How to complete this task:
In the entries that follow, count each line containing "stream" and state the total, nothing more.

Records for the task:
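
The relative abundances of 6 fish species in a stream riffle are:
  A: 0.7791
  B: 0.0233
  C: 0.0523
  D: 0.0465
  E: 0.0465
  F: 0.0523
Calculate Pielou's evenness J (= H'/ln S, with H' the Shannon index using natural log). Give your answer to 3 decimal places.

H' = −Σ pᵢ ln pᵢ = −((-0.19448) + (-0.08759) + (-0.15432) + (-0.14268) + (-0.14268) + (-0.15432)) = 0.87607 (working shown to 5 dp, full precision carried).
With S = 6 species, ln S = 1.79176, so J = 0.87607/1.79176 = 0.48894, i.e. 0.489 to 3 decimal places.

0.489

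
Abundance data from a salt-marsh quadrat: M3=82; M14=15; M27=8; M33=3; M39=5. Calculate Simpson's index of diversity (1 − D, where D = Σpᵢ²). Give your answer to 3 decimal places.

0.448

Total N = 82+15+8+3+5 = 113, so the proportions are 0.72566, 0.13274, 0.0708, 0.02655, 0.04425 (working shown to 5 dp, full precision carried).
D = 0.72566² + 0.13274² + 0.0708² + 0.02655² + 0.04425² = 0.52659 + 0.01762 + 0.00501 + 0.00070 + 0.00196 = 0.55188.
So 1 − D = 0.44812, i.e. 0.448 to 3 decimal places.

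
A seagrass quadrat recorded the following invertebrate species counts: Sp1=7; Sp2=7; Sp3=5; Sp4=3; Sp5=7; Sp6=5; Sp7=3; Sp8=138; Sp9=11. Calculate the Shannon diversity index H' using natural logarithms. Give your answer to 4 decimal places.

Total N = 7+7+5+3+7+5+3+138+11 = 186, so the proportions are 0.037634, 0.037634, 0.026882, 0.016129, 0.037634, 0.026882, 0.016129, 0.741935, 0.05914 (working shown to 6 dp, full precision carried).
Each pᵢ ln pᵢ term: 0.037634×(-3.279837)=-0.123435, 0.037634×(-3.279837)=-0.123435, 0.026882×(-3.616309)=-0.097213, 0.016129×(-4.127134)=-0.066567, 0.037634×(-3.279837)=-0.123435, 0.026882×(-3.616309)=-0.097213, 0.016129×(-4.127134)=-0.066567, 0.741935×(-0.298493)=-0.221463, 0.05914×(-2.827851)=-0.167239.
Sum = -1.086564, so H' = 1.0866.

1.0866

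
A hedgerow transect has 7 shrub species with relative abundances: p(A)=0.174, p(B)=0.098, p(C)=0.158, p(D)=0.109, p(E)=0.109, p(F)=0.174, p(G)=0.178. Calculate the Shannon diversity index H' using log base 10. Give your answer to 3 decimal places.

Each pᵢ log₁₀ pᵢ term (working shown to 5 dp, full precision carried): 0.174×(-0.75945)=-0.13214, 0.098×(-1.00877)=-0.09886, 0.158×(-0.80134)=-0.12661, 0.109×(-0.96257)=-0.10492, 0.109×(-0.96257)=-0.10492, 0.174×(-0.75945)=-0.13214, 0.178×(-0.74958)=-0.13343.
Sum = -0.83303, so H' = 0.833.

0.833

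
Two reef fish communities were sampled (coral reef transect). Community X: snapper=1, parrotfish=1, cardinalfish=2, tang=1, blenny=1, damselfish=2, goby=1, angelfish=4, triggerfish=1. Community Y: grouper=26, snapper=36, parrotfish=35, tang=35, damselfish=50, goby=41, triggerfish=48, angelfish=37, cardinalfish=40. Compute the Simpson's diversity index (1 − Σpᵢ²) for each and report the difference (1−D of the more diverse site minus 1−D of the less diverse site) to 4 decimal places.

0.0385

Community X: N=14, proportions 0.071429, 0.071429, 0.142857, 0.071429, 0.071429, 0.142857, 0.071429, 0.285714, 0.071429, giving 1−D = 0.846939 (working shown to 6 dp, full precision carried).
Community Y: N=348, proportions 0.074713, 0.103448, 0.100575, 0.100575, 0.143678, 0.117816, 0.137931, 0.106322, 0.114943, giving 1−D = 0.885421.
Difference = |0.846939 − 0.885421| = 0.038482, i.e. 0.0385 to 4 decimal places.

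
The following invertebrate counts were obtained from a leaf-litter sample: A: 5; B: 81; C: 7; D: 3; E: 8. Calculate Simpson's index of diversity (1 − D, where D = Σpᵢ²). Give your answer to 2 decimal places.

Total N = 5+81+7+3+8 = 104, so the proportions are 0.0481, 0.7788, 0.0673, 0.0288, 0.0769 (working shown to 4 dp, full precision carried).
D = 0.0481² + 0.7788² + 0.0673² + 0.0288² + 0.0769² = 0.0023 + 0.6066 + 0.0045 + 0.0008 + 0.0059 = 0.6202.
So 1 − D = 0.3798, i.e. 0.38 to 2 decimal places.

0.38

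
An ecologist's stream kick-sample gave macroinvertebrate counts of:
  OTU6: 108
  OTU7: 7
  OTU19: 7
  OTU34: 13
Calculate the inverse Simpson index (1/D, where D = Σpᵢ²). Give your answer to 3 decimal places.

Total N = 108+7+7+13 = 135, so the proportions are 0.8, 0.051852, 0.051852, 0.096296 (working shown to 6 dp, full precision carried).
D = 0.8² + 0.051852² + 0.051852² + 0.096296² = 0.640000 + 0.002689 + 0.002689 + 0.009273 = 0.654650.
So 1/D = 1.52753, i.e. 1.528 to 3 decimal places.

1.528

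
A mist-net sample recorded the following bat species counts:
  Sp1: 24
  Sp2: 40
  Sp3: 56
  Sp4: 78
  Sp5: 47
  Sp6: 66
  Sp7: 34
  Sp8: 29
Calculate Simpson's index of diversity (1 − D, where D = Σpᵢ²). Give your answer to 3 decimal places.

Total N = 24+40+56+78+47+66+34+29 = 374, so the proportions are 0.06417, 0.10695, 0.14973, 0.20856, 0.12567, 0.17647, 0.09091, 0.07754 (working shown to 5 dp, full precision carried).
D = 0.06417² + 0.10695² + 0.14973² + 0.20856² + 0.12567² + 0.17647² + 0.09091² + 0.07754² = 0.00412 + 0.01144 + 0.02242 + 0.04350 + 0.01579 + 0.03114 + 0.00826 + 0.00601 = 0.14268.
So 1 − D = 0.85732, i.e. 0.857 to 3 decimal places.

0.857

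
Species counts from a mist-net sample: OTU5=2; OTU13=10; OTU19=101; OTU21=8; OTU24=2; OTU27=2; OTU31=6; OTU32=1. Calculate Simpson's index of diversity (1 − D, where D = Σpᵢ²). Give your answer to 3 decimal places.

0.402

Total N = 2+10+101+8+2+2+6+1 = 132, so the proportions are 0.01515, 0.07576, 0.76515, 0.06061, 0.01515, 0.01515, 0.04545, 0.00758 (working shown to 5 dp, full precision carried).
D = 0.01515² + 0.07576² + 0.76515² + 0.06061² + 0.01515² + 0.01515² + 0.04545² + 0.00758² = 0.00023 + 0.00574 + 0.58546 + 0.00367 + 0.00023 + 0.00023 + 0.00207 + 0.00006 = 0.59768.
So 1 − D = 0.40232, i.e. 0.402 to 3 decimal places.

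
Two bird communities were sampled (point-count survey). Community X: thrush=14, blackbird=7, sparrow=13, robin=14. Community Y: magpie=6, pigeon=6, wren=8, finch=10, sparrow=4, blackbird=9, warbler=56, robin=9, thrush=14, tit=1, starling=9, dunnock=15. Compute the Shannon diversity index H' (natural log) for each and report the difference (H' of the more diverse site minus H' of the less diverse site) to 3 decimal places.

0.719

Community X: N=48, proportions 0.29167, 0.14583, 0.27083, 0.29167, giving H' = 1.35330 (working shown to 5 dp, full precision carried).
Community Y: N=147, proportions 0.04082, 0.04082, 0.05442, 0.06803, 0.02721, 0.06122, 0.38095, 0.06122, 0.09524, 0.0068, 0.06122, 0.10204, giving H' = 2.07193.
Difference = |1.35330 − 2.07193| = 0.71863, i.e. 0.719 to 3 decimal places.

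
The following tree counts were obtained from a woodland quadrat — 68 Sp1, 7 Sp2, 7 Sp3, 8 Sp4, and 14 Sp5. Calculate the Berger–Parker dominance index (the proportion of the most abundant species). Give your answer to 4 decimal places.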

* * *

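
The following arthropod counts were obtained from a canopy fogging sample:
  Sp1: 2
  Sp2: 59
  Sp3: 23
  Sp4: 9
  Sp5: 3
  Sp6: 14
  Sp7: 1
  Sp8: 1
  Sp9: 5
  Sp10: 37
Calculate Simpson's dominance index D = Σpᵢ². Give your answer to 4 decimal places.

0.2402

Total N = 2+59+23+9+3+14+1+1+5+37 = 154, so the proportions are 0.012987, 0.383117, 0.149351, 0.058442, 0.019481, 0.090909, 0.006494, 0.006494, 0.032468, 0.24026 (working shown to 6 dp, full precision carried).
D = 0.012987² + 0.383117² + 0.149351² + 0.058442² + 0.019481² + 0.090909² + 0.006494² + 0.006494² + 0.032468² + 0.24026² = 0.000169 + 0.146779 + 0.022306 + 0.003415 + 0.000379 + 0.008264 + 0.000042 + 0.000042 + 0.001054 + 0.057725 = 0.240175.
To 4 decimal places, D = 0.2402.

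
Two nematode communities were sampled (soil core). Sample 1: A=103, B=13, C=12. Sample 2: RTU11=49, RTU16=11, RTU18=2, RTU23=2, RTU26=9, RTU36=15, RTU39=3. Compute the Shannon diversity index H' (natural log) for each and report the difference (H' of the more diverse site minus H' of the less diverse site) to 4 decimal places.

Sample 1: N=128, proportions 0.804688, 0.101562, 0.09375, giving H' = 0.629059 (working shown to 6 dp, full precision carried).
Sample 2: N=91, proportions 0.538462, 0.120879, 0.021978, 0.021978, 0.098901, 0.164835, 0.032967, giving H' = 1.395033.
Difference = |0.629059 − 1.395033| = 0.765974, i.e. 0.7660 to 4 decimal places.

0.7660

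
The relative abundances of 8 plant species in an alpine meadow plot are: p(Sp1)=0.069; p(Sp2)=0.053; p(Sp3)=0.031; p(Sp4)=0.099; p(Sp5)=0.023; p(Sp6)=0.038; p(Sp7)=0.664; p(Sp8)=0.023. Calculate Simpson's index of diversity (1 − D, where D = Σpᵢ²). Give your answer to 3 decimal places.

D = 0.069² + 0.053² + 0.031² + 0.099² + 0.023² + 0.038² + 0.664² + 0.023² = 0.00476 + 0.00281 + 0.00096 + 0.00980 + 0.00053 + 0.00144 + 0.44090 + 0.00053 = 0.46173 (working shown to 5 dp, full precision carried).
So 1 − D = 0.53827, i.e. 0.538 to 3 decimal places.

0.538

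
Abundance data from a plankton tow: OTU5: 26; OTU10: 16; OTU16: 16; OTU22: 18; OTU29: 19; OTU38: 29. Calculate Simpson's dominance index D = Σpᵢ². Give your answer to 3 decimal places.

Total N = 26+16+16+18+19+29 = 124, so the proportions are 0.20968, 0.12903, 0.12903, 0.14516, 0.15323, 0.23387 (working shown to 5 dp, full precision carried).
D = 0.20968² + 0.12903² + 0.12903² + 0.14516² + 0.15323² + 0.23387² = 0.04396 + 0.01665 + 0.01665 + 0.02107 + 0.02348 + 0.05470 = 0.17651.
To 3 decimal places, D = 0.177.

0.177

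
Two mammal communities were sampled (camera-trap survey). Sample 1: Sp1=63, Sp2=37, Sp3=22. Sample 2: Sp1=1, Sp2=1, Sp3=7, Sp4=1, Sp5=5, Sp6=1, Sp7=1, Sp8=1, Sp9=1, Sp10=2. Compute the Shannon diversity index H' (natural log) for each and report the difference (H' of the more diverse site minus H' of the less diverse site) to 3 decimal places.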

Expected answer:
2